━━ Data for review

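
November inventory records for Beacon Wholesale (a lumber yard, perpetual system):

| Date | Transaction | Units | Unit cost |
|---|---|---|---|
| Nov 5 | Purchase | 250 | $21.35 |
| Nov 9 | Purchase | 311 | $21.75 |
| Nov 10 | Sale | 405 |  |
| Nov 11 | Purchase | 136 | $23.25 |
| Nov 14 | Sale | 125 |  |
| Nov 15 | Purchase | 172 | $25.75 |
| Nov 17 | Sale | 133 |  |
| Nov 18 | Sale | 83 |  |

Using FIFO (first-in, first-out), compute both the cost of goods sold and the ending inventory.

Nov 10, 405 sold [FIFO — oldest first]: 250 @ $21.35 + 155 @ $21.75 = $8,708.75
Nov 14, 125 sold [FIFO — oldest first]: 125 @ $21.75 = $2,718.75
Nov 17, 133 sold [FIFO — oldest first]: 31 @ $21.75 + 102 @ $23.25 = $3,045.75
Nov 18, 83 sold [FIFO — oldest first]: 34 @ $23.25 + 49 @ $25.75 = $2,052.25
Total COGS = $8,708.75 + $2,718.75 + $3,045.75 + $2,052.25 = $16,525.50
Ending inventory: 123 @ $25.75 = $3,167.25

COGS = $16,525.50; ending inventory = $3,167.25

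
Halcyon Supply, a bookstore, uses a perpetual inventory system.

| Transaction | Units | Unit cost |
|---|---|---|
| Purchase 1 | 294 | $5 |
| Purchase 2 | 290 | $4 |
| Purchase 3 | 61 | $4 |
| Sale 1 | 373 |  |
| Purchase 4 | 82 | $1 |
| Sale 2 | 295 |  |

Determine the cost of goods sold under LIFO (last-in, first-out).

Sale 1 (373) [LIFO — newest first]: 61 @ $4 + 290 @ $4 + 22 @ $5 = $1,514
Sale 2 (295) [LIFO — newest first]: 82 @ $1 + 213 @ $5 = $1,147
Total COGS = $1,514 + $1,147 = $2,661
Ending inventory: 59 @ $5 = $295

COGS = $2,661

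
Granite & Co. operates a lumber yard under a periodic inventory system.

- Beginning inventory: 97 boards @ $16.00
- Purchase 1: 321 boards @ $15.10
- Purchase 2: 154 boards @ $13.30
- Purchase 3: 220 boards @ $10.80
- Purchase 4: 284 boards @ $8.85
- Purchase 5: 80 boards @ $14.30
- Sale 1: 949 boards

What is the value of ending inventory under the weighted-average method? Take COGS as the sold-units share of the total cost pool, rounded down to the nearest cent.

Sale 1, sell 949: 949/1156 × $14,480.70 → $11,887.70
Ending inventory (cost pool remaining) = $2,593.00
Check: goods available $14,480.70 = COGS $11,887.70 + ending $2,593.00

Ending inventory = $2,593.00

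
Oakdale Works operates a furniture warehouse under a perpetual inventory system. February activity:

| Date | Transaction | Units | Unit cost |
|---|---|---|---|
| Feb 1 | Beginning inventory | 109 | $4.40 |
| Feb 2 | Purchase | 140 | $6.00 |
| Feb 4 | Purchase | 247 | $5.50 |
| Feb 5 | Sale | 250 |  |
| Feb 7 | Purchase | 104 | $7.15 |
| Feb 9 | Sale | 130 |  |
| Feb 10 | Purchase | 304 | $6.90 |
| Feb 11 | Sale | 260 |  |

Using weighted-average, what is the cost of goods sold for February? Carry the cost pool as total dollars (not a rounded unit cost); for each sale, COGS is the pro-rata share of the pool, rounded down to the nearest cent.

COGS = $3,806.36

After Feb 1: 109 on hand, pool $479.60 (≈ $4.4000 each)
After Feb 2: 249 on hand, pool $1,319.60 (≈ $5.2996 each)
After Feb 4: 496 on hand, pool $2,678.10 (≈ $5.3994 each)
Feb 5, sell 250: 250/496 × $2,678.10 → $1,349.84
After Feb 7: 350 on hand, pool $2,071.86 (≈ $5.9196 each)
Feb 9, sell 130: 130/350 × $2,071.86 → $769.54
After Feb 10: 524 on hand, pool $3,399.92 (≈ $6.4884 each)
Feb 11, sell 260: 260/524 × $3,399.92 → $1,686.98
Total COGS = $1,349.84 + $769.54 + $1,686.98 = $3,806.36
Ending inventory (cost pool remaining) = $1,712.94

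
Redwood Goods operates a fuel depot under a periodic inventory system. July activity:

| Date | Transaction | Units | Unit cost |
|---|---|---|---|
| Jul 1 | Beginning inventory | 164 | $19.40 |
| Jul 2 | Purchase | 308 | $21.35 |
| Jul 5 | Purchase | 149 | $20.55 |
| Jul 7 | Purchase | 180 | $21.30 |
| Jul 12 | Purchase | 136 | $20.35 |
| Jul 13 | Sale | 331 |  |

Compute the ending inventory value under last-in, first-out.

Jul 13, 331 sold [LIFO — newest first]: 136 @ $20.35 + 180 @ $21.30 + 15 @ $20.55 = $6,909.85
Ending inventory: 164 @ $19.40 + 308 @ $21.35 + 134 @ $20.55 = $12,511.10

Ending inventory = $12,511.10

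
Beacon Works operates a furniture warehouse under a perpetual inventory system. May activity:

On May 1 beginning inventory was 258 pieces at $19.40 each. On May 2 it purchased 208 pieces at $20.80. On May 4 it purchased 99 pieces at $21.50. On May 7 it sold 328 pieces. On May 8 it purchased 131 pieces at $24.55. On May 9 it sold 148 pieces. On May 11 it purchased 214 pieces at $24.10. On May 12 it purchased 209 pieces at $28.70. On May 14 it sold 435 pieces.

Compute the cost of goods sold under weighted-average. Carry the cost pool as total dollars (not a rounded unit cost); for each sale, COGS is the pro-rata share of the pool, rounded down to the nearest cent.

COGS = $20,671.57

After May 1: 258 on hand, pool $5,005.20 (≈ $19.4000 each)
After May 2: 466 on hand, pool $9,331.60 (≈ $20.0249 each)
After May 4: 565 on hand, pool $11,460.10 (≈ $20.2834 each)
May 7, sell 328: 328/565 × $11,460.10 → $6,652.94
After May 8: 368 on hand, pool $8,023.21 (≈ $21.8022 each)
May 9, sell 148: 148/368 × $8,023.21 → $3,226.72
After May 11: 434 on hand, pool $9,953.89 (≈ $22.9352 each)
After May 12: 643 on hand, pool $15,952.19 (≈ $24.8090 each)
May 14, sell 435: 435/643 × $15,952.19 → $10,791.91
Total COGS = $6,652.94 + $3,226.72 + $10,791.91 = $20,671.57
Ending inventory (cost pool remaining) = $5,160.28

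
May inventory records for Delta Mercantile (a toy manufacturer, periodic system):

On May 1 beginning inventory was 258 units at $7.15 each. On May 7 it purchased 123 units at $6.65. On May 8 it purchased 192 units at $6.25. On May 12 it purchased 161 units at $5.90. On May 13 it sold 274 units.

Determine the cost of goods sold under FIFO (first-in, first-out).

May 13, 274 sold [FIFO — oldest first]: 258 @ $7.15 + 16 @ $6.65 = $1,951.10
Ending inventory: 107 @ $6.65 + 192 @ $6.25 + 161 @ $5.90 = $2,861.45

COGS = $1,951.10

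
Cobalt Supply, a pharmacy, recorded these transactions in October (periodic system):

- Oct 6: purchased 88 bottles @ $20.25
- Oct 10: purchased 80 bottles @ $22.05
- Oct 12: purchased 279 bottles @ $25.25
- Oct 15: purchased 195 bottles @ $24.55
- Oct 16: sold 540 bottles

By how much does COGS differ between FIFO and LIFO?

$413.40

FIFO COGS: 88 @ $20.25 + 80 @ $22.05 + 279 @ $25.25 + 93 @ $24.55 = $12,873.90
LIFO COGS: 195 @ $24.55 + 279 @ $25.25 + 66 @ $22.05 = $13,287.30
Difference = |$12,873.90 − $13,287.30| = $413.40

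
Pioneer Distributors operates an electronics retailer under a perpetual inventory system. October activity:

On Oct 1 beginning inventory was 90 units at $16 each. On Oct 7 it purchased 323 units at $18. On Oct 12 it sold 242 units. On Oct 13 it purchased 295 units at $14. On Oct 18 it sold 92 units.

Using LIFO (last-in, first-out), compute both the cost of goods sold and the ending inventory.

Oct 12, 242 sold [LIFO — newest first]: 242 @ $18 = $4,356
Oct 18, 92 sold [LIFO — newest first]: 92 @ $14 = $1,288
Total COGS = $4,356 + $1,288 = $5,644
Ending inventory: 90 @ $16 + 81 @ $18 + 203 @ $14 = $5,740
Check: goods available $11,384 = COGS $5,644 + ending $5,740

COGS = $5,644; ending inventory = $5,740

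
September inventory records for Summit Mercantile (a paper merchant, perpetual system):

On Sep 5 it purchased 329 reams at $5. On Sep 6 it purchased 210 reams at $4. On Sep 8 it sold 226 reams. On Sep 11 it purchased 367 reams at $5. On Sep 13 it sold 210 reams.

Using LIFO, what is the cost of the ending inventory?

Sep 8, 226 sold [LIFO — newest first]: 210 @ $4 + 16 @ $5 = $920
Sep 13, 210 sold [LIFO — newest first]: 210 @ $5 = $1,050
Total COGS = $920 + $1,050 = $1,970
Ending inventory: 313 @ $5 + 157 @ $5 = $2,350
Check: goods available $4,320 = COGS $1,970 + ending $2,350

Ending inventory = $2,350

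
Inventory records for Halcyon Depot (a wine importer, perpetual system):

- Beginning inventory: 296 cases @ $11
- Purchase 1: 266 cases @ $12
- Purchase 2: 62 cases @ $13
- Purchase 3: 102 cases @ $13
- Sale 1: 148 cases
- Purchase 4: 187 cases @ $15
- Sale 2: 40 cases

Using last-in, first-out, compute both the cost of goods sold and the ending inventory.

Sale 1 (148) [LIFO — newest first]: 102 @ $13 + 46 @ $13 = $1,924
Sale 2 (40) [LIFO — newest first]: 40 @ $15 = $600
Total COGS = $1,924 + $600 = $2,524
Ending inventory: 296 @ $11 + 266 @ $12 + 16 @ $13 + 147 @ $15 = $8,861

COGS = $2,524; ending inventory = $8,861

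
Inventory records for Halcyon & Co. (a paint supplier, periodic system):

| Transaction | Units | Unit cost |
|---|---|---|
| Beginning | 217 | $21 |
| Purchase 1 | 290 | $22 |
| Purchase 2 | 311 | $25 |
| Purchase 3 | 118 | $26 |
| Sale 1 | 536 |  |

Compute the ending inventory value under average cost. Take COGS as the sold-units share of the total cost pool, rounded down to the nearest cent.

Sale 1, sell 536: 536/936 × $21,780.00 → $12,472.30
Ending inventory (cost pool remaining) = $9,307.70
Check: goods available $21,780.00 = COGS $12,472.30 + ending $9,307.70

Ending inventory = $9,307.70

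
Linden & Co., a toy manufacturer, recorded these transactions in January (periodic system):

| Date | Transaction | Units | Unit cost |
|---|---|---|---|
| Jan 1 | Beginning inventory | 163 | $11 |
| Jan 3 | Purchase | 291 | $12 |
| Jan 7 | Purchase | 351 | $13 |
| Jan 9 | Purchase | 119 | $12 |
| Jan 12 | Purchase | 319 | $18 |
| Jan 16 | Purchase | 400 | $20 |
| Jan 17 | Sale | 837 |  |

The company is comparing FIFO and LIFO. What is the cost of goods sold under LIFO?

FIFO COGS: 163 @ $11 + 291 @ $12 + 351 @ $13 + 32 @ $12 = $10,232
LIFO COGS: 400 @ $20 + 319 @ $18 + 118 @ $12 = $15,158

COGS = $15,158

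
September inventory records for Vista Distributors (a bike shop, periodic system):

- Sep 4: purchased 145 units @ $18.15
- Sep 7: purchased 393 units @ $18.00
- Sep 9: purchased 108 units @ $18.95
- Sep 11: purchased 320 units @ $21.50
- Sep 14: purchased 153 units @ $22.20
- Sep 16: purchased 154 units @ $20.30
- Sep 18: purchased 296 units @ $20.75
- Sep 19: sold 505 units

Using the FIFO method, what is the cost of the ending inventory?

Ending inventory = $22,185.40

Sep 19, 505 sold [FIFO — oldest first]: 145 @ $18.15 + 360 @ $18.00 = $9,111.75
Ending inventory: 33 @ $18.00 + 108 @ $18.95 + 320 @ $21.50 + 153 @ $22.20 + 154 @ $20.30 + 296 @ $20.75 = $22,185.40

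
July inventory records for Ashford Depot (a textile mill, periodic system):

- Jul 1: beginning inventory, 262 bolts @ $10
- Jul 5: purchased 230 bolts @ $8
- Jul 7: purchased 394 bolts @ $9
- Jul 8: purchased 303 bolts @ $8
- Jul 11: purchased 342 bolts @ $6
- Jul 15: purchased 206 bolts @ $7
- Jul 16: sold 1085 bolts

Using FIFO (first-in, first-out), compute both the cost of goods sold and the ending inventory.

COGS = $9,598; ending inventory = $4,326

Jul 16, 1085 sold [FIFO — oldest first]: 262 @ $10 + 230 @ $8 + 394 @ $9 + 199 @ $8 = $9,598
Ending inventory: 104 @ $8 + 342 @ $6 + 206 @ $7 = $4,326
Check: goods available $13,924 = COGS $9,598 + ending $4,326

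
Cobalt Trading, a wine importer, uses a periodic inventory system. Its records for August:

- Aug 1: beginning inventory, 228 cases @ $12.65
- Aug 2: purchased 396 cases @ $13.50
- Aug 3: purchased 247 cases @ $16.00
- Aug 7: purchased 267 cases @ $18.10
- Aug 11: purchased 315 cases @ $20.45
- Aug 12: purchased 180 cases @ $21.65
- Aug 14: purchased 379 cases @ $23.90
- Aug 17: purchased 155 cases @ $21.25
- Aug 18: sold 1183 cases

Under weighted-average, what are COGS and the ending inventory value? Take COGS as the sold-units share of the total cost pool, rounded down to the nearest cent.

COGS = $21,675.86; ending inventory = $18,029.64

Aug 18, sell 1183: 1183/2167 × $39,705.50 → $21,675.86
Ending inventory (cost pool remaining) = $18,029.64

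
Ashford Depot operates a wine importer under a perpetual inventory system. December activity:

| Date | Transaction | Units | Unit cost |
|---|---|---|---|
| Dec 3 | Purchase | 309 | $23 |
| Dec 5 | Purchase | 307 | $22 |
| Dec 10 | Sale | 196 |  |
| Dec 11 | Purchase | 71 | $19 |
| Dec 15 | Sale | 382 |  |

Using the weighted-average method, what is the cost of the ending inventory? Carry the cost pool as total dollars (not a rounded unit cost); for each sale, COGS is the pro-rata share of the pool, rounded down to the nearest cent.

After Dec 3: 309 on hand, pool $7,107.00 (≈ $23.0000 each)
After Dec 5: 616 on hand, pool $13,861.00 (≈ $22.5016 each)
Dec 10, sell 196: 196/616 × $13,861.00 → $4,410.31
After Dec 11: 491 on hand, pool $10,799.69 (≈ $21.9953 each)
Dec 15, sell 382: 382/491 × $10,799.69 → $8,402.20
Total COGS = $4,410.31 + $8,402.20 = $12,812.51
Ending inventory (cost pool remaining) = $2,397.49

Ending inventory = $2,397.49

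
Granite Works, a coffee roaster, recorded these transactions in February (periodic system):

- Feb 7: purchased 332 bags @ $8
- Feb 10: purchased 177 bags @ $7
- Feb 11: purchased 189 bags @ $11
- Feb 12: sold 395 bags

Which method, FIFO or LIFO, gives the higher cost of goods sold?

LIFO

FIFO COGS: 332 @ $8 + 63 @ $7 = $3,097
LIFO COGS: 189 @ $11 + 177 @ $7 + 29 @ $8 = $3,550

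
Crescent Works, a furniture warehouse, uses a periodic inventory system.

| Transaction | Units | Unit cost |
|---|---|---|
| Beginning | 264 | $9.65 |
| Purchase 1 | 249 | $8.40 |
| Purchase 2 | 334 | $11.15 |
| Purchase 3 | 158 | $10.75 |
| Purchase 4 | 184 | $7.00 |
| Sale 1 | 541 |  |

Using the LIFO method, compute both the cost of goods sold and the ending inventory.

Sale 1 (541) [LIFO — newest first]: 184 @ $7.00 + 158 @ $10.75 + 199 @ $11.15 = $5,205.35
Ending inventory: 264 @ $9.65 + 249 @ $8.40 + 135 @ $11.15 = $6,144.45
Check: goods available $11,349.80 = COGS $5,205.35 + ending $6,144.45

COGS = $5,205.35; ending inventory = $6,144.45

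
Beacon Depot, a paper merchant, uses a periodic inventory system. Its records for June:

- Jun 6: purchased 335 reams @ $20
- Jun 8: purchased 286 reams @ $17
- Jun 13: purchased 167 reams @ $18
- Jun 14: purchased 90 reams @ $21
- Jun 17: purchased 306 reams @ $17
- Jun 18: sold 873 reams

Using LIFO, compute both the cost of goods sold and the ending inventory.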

━━━━

Task:
Would you please repeat exactly the lines above, starting at the line with "Pioneer Distributors operates" and stopping at the line with "On Oct 1 beginning", both included?

Exercise output:
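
Pioneer Distributors operates an electronics retailer under a perpetual inventory system. October activity:

On Oct 1 beginning inventory was 90 units at $16 each. On Oct 7 it purchased 323 units at $18. On Oct 12 it sold 242 units. On Oct 13 it purchased 295 units at $14. On Oct 18 it sold 92 units.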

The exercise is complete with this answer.